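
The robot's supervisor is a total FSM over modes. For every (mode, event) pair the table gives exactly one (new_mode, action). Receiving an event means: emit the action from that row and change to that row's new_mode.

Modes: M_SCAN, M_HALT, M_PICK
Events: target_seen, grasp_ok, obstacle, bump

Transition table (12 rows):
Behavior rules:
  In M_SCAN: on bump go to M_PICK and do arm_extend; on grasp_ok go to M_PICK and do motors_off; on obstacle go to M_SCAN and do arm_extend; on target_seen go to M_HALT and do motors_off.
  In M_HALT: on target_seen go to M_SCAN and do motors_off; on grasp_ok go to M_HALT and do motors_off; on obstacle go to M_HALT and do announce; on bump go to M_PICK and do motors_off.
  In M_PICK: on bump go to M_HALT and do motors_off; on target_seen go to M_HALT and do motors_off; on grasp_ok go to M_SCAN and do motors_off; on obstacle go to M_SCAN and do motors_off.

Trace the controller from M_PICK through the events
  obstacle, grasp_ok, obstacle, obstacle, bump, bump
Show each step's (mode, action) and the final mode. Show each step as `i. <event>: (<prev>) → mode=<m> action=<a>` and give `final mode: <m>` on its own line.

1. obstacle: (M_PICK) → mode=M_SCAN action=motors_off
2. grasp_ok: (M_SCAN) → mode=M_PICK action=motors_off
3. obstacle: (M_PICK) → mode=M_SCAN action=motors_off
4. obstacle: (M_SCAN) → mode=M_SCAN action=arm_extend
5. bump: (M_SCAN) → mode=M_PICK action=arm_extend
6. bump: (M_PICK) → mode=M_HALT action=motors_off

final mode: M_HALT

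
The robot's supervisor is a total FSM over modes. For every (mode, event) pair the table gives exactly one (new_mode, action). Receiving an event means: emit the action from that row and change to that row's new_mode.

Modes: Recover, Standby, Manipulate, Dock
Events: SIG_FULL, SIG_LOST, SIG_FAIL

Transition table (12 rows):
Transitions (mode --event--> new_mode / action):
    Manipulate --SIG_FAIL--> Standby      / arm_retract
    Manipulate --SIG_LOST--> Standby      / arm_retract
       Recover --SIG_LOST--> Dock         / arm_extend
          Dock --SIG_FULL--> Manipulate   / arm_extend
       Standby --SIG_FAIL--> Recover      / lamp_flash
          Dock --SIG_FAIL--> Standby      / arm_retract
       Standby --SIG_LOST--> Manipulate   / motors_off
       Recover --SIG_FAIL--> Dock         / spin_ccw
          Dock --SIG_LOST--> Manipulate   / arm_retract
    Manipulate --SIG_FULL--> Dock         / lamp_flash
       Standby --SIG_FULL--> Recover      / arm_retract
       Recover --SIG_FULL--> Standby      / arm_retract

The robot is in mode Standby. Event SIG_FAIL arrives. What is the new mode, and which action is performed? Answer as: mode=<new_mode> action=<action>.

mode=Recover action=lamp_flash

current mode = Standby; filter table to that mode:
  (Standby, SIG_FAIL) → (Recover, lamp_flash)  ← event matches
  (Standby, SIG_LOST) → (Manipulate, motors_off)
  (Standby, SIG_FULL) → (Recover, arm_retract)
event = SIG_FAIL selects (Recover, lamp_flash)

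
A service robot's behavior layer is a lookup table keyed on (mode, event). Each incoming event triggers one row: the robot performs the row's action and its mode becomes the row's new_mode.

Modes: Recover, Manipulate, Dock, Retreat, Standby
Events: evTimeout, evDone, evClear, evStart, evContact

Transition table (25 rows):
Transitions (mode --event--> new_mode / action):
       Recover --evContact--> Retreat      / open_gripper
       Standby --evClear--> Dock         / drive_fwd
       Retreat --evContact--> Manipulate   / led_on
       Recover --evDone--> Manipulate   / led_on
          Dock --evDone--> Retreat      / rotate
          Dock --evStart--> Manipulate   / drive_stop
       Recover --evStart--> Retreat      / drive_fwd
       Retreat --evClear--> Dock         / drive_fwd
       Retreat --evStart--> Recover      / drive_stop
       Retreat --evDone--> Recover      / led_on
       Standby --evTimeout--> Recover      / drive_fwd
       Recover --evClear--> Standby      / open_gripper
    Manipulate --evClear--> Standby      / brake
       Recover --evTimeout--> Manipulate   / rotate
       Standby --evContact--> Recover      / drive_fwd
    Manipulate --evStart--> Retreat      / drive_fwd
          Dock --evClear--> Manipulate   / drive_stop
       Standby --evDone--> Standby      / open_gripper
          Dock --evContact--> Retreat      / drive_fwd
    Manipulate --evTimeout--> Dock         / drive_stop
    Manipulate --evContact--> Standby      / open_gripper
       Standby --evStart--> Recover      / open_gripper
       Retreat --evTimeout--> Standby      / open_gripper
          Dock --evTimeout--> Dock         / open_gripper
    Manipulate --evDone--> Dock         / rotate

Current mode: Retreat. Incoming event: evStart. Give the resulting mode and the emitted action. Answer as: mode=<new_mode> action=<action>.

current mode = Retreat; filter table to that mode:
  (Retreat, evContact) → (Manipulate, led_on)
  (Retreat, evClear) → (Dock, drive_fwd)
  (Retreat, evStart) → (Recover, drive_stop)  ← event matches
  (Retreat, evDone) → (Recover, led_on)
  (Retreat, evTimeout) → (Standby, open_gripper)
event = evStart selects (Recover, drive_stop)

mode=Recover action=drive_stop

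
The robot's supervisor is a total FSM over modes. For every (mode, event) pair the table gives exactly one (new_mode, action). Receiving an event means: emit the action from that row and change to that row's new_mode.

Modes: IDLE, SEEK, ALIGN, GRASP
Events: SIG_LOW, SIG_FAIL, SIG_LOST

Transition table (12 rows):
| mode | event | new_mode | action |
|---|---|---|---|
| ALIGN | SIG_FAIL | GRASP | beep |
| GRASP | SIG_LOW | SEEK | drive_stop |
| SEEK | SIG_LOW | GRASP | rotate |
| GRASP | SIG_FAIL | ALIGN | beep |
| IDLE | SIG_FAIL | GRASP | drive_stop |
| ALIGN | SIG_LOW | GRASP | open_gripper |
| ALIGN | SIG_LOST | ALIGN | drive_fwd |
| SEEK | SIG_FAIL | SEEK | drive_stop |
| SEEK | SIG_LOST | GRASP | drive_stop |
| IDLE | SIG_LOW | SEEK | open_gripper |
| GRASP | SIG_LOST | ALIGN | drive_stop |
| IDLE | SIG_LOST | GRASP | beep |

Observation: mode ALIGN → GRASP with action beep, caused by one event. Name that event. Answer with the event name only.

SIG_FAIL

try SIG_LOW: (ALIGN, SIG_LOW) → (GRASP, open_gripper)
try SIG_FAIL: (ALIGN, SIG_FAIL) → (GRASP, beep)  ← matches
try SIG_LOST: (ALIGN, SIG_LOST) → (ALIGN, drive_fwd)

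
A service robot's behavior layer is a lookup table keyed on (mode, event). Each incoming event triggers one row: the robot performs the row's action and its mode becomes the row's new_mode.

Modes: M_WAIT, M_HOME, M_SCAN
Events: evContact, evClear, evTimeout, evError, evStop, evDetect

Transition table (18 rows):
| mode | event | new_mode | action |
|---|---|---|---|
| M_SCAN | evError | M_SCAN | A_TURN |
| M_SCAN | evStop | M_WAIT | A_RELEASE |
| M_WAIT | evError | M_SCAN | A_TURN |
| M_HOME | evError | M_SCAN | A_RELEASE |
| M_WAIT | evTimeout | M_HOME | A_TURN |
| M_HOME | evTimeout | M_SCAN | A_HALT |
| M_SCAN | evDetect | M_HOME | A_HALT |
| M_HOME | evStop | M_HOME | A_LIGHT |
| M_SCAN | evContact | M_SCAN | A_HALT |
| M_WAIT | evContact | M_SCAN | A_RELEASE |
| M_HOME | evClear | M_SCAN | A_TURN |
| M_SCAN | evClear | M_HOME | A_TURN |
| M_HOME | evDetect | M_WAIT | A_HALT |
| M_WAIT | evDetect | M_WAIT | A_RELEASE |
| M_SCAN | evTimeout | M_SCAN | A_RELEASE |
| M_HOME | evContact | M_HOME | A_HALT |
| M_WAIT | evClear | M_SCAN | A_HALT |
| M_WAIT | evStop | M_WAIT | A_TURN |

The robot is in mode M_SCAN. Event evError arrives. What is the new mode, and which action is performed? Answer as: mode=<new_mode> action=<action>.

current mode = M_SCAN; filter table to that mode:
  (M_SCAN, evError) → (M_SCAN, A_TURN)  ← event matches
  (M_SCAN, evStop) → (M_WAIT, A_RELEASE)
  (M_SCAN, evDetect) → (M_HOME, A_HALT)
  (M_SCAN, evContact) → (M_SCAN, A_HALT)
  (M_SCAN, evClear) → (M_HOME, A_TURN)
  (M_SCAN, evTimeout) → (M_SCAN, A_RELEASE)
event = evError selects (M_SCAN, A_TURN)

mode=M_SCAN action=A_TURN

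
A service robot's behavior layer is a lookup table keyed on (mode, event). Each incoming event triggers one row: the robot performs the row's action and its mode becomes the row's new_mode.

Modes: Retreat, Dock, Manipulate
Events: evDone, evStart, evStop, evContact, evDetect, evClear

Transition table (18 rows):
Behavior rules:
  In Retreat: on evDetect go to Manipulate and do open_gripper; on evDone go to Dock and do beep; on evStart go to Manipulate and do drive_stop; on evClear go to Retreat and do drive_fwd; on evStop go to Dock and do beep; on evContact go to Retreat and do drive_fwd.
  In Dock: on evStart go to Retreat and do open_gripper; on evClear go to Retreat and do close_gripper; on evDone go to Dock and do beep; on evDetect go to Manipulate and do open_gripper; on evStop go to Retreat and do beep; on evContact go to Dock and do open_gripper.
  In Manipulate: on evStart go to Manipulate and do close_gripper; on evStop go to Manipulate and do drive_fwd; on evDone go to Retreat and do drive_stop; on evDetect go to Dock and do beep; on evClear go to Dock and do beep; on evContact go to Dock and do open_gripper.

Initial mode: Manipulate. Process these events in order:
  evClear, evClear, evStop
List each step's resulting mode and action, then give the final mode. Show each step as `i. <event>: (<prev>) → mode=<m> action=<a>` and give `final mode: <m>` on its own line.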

* * * * * * * * *

_Problem to solve_
Once the line with "Dock --SIG_FULL--> Manipulate" is found in the records above, print exactly that line and every line after it through the line with "Recover --SIG_FAIL--> Dock".

_Response_
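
          Dock --SIG_FULL--> Manipulate   / arm_extend
       Standby --SIG_FAIL--> Recover      / lamp_flash
          Dock --SIG_FAIL--> Standby      / arm_retract
       Standby --SIG_LOST--> Manipulate   / motors_off
       Recover --SIG_FAIL--> Dock         / spin_ccw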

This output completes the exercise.